Source data =
════════════════════

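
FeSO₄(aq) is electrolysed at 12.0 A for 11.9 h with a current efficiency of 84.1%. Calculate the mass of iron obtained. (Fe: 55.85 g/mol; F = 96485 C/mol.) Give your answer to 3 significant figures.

Q = 12.0 × 42840 = 5.141×10^5 C
n(e⁻) = 5.141×10^5 / 96485 = 5.328 mol
Fe²⁺ + 2e⁻ → Fe, so theoretical m(Fe) = 2.664 × 55.85 = 148.8 g
Actual mass = 84.1% × 148.8 = 125 g

125 g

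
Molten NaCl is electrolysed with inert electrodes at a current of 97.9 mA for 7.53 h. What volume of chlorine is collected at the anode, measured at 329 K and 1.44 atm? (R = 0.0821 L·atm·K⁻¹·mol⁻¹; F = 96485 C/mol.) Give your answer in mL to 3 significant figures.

Q = It = 0.0979 × 27108 = 2654 C
n(e⁻) = Q/F = 2654/96485 = 0.02751 mol
2Cl⁻ → Cl₂ + 2e⁻, so n(Cl₂) = 0.02751 / 2 = 0.01376 mol
V = nRT/P = 0.01376 × 0.0821 × 329 / 1.44 = 0.2581 L
= 258 mL

258 mL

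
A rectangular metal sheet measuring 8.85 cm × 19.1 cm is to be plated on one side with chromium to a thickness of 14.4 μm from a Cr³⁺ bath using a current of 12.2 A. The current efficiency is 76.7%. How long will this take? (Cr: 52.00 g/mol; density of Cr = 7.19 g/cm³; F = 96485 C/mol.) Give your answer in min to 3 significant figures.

Plated area = 8.85 × 19.1 = 169.0 cm²
Volume = 169.0 × 14.4×10⁻⁴ cm = 0.2434 cm³
m(Cr) = 0.2434 × 7.19 = 1.750 g
n(Cr) = 1.750 / 52.00 = 0.03365 mol; n(e⁻) = 3 × 0.03365 = 0.1010 mol
Q = 0.1010 × 96485 / 0.767 = 12710 C
t = 12710 / 12.2 = 1042 s = 17.4 min

17.4 min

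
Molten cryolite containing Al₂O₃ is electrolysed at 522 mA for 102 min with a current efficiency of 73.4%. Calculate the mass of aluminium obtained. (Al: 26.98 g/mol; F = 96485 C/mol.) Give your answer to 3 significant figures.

Q = 0.522 × 6120 = 3195 C
n(e⁻) = 3195 / 96485 = 0.03311 mol
Al³⁺ + 3e⁻ → Al, so theoretical m(Al) = 0.01104 × 26.98 = 0.2979 g
Actual mass = 73.4% × 0.2979 = 0.219 g

0.219 g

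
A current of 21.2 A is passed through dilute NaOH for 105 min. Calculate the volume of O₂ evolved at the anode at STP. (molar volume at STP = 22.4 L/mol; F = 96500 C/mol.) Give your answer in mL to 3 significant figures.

7750 mL

Q = 21.2 A × 6300 s = 1.336×10^5 C
n(e⁻) = Q/F = 1.336×10^5/96500 = 1.384 mol
2H₂O → O₂ + 4H⁺ + 4e⁻, so n(O₂) = 1.384 / 4 = 0.3460 mol
V = 0.3460 × 22.4 = 7.750 L
= 7750 mL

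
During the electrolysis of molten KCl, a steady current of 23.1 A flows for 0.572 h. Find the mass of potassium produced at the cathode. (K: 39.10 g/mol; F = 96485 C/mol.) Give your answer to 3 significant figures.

Charge passed = 23.1 × 2059.2 = 47570 C
Moles of electrons = 47570 / 96485 = 0.4930 mol
K⁺ + e⁻ → K, so n(K) = 0.4930 mol
m = 0.4930 × 39.10 = 19.3 g

19.3 g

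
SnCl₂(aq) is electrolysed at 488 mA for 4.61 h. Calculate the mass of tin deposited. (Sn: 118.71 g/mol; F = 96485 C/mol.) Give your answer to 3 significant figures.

Q = 0.488 A × 16596 s = 8099 C
n(e⁻) = Q/F = 8099/96485 = 0.08394 mol
Sn²⁺ + 2e⁻ → Sn, so n(Sn) = 0.08394 / 2 = 0.04197 mol
m = 0.04197 × 118.71 = 4.98 g

4.98 g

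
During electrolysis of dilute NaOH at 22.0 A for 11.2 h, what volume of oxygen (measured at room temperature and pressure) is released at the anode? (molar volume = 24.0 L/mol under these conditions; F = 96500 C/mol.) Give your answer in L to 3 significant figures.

Charge passed = 22.0 × 40320 = 8.870×10^5 C
n(e⁻) = 8.870×10^5 / 96500 = 9.192 mol
2H₂O → O₂ + 4H⁺ + 4e⁻, so n(O₂) = 9.192 / 4 = 2.298 mol
V = 2.298 × 24.0 = 55.15 L

55.2 L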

════════════════════

Exercise details = Reproduce all the entries verbatim, leaving nothing out.

Answer =
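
FeSO₄(aq) is electrolysed at 12.0 A for 11.9 h with a current efficiency of 84.1%. Calculate the mass of iron obtained. (Fe: 55.85 g/mol; F = 96485 C/mol.) Give your answer to 3 significant figures.

Q = 12.0 × 42840 = 5.141×10^5 C
n(e⁻) = 5.141×10^5 / 96485 = 5.328 mol
Fe²⁺ + 2e⁻ → Fe, so theoretical m(Fe) = 2.664 × 55.85 = 148.8 g
Actual mass = 84.1% × 148.8 = 125 g

125 g

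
Molten NaCl is electrolysed with inert electrodes at a current of 97.9 mA for 7.53 h. What volume of chlorine is collected at the anode, measured at 329 K and 1.44 atm? (R = 0.0821 L·atm·K⁻¹·mol⁻¹; F = 96485 C/mol.) Give your answer in mL to 3 significant figures.

Q = It = 0.0979 × 27108 = 2654 C
n(e⁻) = Q/F = 2654/96485 = 0.02751 mol
2Cl⁻ → Cl₂ + 2e⁻, so n(Cl₂) = 0.02751 / 2 = 0.01376 mol
V = nRT/P = 0.01376 × 0.0821 × 329 / 1.44 = 0.2581 L
= 258 mL

258 mL

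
A rectangular metal sheet measuring 8.85 cm × 19.1 cm is to be plated on one side with chromium to a thickness of 14.4 μm from a Cr³⁺ bath using a current of 12.2 A. The current efficiency is 76.7%. How long will this take? (Cr: 52.00 g/mol; density of Cr = 7.19 g/cm³; F = 96485 C/mol.) Give your answer in min to 3 significant figures.

Plated area = 8.85 × 19.1 = 169.0 cm²
Volume = 169.0 × 14.4×10⁻⁴ cm = 0.2434 cm³
m(Cr) = 0.2434 × 7.19 = 1.750 g
n(Cr) = 1.750 / 52.00 = 0.03365 mol; n(e⁻) = 3 × 0.03365 = 0.1010 mol
Q = 0.1010 × 96485 / 0.767 = 12710 C
t = 12710 / 12.2 = 1042 s = 17.4 min

17.4 min

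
Molten cryolite containing Al₂O₃ is electrolysed at 522 mA for 102 min with a current efficiency of 73.4%. Calculate the mass of aluminium obtained. (Al: 26.98 g/mol; F = 96485 C/mol.) Give your answer to 3 significant figures.

Q = 0.522 × 6120 = 3195 C
n(e⁻) = 3195 / 96485 = 0.03311 mol
Al³⁺ + 3e⁻ → Al, so theoretical m(Al) = 0.01104 × 26.98 = 0.2979 g
Actual mass = 73.4% × 0.2979 = 0.219 g

0.219 g

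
A current of 21.2 A is passed through dilute NaOH for 105 min. Calculate the volume of O₂ evolved at the anode at STP. (molar volume at STP = 22.4 L/mol; F = 96500 C/mol.) Give your answer in mL to 3 significant figures.

7750 mL

Q = 21.2 A × 6300 s = 1.336×10^5 C
n(e⁻) = Q/F = 1.336×10^5/96500 = 1.384 mol
2H₂O → O₂ + 4H⁺ + 4e⁻, so n(O₂) = 1.384 / 4 = 0.3460 mol
V = 0.3460 × 22.4 = 7.750 L
= 7750 mL

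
During the electrolysis of molten KCl, a steady current of 23.1 A flows for 0.572 h. Find the mass of potassium produced at the cathode. (K: 39.10 g/mol; F = 96485 C/mol.) Give your answer to 3 significant figures.

Charge passed = 23.1 × 2059.2 = 47570 C
Moles of electrons = 47570 / 96485 = 0.4930 mol
K⁺ + e⁻ → K, so n(K) = 0.4930 mol
m = 0.4930 × 39.10 = 19.3 g

19.3 g

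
SnCl₂(aq) is electrolysed at 488 mA for 4.61 h. Calculate the mass of tin deposited. (Sn: 118.71 g/mol; F = 96485 C/mol.) Give your answer to 3 significant figures.

Q = 0.488 A × 16596 s = 8099 C
n(e⁻) = Q/F = 8099/96485 = 0.08394 mol
Sn²⁺ + 2e⁻ → Sn, so n(Sn) = 0.08394 / 2 = 0.04197 mol
m = 0.04197 × 118.71 = 4.98 g

4.98 g

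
During electrolysis of dilute NaOH at 22.0 A for 11.2 h, what volume of oxygen (measured at room temperature and pressure) is released at the anode? (molar volume = 24.0 L/mol under these conditions; F = 96500 C/mol.) Give your answer in L to 3 significant figures.

Charge passed = 22.0 × 40320 = 8.870×10^5 C
n(e⁻) = 8.870×10^5 / 96500 = 9.192 mol
2H₂O → O₂ + 4H⁺ + 4e⁻, so n(O₂) = 9.192 / 4 = 2.298 mol
V = 2.298 × 24.0 = 55.15 L

55.2 L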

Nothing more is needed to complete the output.